- Data under study
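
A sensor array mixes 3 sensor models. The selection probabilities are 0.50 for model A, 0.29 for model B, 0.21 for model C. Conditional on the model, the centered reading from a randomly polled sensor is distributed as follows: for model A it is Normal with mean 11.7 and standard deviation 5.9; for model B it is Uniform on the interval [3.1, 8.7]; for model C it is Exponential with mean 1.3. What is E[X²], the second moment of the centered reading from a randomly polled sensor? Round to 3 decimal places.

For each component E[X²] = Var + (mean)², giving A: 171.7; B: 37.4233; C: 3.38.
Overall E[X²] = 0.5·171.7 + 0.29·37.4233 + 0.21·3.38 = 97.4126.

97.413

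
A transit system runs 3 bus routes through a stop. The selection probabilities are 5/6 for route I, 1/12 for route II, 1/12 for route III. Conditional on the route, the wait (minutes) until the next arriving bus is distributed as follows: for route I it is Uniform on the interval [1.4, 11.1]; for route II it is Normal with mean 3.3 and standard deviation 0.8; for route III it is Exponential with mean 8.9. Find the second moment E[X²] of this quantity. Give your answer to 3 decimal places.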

--

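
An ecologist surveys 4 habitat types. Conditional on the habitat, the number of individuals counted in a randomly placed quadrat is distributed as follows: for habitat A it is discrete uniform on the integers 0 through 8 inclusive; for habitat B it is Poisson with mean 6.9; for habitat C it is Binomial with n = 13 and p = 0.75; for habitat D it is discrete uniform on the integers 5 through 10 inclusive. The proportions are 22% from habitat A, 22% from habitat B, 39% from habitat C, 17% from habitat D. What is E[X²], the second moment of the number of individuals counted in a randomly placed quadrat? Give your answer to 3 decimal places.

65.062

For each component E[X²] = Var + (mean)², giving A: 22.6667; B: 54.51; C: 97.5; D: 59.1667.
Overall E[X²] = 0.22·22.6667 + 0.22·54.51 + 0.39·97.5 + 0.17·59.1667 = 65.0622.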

- What is being asked
Your task is to restate, word for word, only those lines above that fall between the line holding "A sensor array" and the line holding "A transit system", inclusive.

- Response for this exercise
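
A sensor array mixes 3 sensor models. The selection probabilities are 0.50 for model A, 0.29 for model B, 0.21 for model C. Conditional on the model, the centered reading from a randomly polled sensor is distributed as follows: for model A it is Normal with mean 11.7 and standard deviation 5.9; for model B it is Uniform on the interval [3.1, 8.7]; for model C it is Exponential with mean 1.3. What is E[X²], the second moment of the centered reading from a randomly polled sensor? Round to 3 decimal places.

For each component E[X²] = Var + (mean)², giving A: 171.7; B: 37.4233; C: 3.38.
Overall E[X²] = 0.5·171.7 + 0.29·37.4233 + 0.21·3.38 = 97.4126.

97.413

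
A transit system runs 3 bus routes through a stop. The selection probabilities are 5/6 for route I, 1/12 for route II, 1/12 for route III. Conditional on the route, the wait (minutes) until the next arriving bus is distributed as follows: for route I it is Uniform on the interval [1.4, 11.1]; for route II it is Normal with mean 3.3 and standard deviation 0.8; for route III it is Exponential with mean 8.9. Find the second moment E[X²] of this quantity. Give your answer to 3 decimal places.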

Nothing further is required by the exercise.